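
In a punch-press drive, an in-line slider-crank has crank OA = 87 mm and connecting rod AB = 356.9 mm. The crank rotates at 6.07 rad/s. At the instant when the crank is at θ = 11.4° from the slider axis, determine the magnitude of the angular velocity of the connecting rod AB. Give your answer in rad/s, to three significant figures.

ω = 6.07 rad/s
The rod makes angle φ with the slider axis where L sinφ = r sinθ; differentiating, L cosφ·φ̇ = r ω cosθ.
L cosφ = √(L² − r² sin²θ) = 0.35649 m.
|ω_rod| = r ω |cosθ| / √(L² − r² sin²θ) = 0.087·6.07·0.98027/0.35649 = 1.4522 rad/s.

1.45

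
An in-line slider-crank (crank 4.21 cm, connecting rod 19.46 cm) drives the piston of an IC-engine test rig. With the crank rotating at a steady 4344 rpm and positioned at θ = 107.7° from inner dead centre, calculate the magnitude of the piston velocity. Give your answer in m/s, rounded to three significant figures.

17.0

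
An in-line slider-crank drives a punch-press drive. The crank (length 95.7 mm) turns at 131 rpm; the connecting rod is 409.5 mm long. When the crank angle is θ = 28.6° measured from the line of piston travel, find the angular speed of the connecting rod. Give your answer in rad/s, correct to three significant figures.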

────

**Task directions:** Your answer should be the full set of records above, restated exactly.

**Response:**
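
In a punch-press drive, an in-line slider-crank has crank OA = 87 mm and connecting rod AB = 356.9 mm. The crank rotates at 6.07 rad/s. At the instant when the crank is at θ = 11.4° from the slider axis, determine the magnitude of the angular velocity of the connecting rod AB. Give your answer in rad/s, to three significant figures.

ω = 6.07 rad/s
The rod makes angle φ with the slider axis where L sinφ = r sinθ; differentiating, L cosφ·φ̇ = r ω cosθ.
L cosφ = √(L² − r² sin²θ) = 0.35649 m.
|ω_rod| = r ω |cosθ| / √(L² − r² sin²θ) = 0.087·6.07·0.98027/0.35649 = 1.4522 rad/s.

1.45

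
An in-line slider-crank (crank 4.21 cm, connecting rod 19.46 cm) drives the piston of an IC-engine test rig. With the crank rotating at a steady 4344 rpm and positioned at θ = 107.7° from inner dead centre, calculate the magnitude of the piston velocity. Give your answer in m/s, rounded to three significant figures.

17.0

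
An in-line slider-crank drives a punch-press drive. The crank (length 95.7 mm) turns at 131 rpm; the connecting rod is 409.5 mm long. When the crank angle is θ = 28.6° measured from the line of piston travel, find the angular speed of the connecting rod. Give your answer in rad/s, correct to three significant figures.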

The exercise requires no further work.